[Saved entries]
###

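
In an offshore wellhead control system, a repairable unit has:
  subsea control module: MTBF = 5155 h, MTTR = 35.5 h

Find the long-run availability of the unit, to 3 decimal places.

A(subsea control module) = MTBF/(MTBF+MTTR) = 5155/(5155+35.5) = 0.993

0.993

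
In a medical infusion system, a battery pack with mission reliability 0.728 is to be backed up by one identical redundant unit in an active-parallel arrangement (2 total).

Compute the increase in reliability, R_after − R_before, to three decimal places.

R_before = 0.728
R_after = 1 − (1 − 0.728)^2 = 0.926
ΔR = 0.926 − 0.728 = 0.198

0.198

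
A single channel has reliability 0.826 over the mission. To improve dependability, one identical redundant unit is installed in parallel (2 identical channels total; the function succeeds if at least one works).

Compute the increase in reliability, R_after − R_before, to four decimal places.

0.1437

R_before = 0.826
R_after = 1 − (1 − 0.826)^2 = 0.9697
ΔR = 0.9697 − 0.826 = 0.1437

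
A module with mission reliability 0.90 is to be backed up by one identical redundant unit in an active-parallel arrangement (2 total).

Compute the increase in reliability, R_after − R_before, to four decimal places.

0.0900

R_before = 0.90
R_after = 1 − (1 − 0.90)^2 = 0.9900
ΔR = 0.9900 − 0.90 = 0.0900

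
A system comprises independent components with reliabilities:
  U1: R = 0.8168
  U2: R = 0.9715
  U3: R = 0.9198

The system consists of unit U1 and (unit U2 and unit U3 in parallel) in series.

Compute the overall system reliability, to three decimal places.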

###

How to complete this task
Print only the lines from the one with "The system consists" to the end of the records, both included.

Response for this exercise
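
The system consists of unit U1 and (unit U2 and unit U3 in parallel) in series.

Compute the overall system reliability, to three decimal places.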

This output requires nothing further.